Record extracts =

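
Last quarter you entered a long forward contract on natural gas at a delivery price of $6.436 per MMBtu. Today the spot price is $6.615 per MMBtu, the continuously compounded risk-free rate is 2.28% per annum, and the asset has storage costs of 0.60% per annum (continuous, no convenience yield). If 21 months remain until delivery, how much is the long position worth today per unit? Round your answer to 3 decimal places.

Current fair forward for the remaining 21 months: F = S·e^((r + u)·T), (r + u) = 0.0228 + 0.0060 = 0.0288
F = 6.615 · e^(0.0288 × 21/12) = 6.615 × 1.051692 = 6.9569
Value of long forward = (F − K)·e^(−rT) = (6.9569 − 6.436) · e^(−0.0228·21/12)
= 0.5209 × 0.960886 = 0.501

$0.501 per MMBtu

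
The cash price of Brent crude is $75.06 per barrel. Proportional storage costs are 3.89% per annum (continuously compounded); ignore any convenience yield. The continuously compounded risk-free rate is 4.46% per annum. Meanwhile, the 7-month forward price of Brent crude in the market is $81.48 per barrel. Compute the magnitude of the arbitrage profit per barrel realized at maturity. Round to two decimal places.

Fair forward: F* = S·e^(carry·T), with carry = (r + u) = 0.0446 + 0.0389 = 0.0835
F* = 75.06 · e^(0.0835 × 7/12) = 75.06 · e^0.048708 = 75.06 × 1.049914 = $78.8065
Market $81.48 > fair $78.8065: forward overpriced → cash-and-carry (buy spot, short the forward).
At maturity, profit = |F_mkt − F*| = |81.48 − 78.8065| = $2.67 per barrel

$2.67 per barrel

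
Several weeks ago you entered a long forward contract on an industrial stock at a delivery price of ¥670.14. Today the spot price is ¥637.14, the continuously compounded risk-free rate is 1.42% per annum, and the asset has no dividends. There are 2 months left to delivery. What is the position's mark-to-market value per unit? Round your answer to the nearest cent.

-¥31.42

Current fair forward for the remaining 2 months: F = S·e^(r·T), r = 0.0142
F = 637.14 · e^(0.0142 × 2/12) = 637.14 × 1.002369 = 638.6494
Value of long forward = (F − K)·e^(−rT) = (638.6494 − 670.14) · e^(−0.0142·2/12)
= -31.4906 × 0.997636 = -31.42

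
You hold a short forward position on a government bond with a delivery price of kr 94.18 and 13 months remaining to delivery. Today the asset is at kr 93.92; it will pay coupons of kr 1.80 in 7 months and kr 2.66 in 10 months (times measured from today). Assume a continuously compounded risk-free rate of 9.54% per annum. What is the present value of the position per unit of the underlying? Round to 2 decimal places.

PV(remaining coupons) I = 1.80·e^(−0.0954·7/12) + 2.66·e^(−0.0954·10/12) = 4.1593
Current forward F = (S − I)·e^(rT) = (93.92 − 4.1593)·e^(0.0954·13/12) = 89.7607 × 1.108879 = 99.5338
Value (long) = (F − K)·e^(−rT) = (99.5338 − 94.18) × 0.901811 = 4.8281
Short position value = −(long value) = -kr 4.83

-kr 4.83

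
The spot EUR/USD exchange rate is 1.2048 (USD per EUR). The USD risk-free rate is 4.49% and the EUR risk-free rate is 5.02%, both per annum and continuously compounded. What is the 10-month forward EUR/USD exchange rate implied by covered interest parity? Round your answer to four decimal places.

F = S·e^((r_USD − r_EUR)T) = 1.2048 · e^((0.0449 − 0.0502) × 10/12)
= 1.2048 · e^-0.004417 = 1.2048 × 0.995593
F = 1.1995 USD per EUR

1.1995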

Work required = Output every line of the data again, exactly.

Reply to the exercise =
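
Last quarter you entered a long forward contract on natural gas at a delivery price of $6.436 per MMBtu. Today the spot price is $6.615 per MMBtu, the continuously compounded risk-free rate is 2.28% per annum, and the asset has storage costs of 0.60% per annum (continuous, no convenience yield). If 21 months remain until delivery, how much is the long position worth today per unit? Round your answer to 3 decimal places.

Current fair forward for the remaining 21 months: F = S·e^((r + u)·T), (r + u) = 0.0228 + 0.0060 = 0.0288
F = 6.615 · e^(0.0288 × 21/12) = 6.615 × 1.051692 = 6.9569
Value of long forward = (F − K)·e^(−rT) = (6.9569 − 6.436) · e^(−0.0228·21/12)
= 0.5209 × 0.960886 = 0.501

$0.501 per MMBtu

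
The cash price of Brent crude is $75.06 per barrel. Proportional storage costs are 3.89% per annum (continuously compounded); ignore any convenience yield. The continuously compounded risk-free rate is 4.46% per annum. Meanwhile, the 7-month forward price of Brent crude in the market is $81.48 per barrel. Compute the magnitude of the arbitrage profit per barrel realized at maturity. Round to two decimal places.

Fair forward: F* = S·e^(carry·T), with carry = (r + u) = 0.0446 + 0.0389 = 0.0835
F* = 75.06 · e^(0.0835 × 7/12) = 75.06 · e^0.048708 = 75.06 × 1.049914 = $78.8065
Market $81.48 > fair $78.8065: forward overpriced → cash-and-carry (buy spot, short the forward).
At maturity, profit = |F_mkt − F*| = |81.48 − 78.8065| = $2.67 per barrel

$2.67 per barrel

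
Several weeks ago you entered a long forward contract on an industrial stock at a delivery price of ¥670.14. Today the spot price is ¥637.14, the continuously compounded risk-free rate is 1.42% per annum, and the asset has no dividends. There are 2 months left to delivery. What is the position's mark-to-market value per unit? Round your answer to the nearest cent.

-¥31.42

Current fair forward for the remaining 2 months: F = S·e^(r·T), r = 0.0142
F = 637.14 · e^(0.0142 × 2/12) = 637.14 × 1.002369 = 638.6494
Value of long forward = (F − K)·e^(−rT) = (638.6494 − 670.14) · e^(−0.0142·2/12)
= -31.4906 × 0.997636 = -31.42

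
You hold a short forward position on a government bond with a delivery price of kr 94.18 and 13 months remaining to delivery. Today the asset is at kr 93.92; it will pay coupons of kr 1.80 in 7 months and kr 2.66 in 10 months (times measured from today). Assume a continuously compounded risk-free rate of 9.54% per annum. What is the present value of the position per unit of the underlying? Round to 2 decimal places.

PV(remaining coupons) I = 1.80·e^(−0.0954·7/12) + 2.66·e^(−0.0954·10/12) = 4.1593
Current forward F = (S − I)·e^(rT) = (93.92 − 4.1593)·e^(0.0954·13/12) = 89.7607 × 1.108879 = 99.5338
Value (long) = (F − K)·e^(−rT) = (99.5338 − 94.18) × 0.901811 = 4.8281
Short position value = −(long value) = -kr 4.83

-kr 4.83

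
The spot EUR/USD exchange rate is 1.2048 (USD per EUR). The USD risk-free rate is 4.49% and the EUR risk-free rate is 5.02%, both per annum and continuously compounded. What is the 10-month forward EUR/USD exchange rate implied by covered interest parity? Round your answer to four decimal places.

F = S·e^((r_USD − r_EUR)T) = 1.2048 · e^((0.0449 − 0.0502) × 10/12)
= 1.2048 · e^-0.004417 = 1.2048 × 0.995593
F = 1.1995 USD per EUR

1.1995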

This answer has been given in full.